◆ **Exercise**
Which lines of the data hold the word "regular"? Copy all of them.

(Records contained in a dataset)
+ + + +
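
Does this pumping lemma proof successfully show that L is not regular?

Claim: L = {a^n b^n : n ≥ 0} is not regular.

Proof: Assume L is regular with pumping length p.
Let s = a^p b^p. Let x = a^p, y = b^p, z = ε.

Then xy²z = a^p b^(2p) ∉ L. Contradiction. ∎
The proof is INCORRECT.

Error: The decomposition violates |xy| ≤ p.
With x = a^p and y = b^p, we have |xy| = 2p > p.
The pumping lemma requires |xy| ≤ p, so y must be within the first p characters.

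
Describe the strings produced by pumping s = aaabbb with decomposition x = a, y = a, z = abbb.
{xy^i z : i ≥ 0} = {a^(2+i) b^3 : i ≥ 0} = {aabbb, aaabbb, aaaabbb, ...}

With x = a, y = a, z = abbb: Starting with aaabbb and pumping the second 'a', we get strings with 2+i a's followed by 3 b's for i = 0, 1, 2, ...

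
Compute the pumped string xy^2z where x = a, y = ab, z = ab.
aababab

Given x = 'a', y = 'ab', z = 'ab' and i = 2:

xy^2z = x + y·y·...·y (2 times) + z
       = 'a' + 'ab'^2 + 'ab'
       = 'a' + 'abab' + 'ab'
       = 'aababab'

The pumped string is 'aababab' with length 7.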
+ + + +
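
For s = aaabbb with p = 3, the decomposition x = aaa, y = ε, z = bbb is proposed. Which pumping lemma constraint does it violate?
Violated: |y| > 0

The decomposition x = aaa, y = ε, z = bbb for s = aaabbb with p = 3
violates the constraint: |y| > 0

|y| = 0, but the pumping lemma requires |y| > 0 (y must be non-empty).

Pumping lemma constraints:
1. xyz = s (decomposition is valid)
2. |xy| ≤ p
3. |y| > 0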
+ + + +
◆ **Written answer**
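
Does this pumping lemma proof successfully show that L is not regular?
Claim: L = {a^n b^n : n ≥ 0} is not regular.
Proof: Assume L is regular with pumping length p.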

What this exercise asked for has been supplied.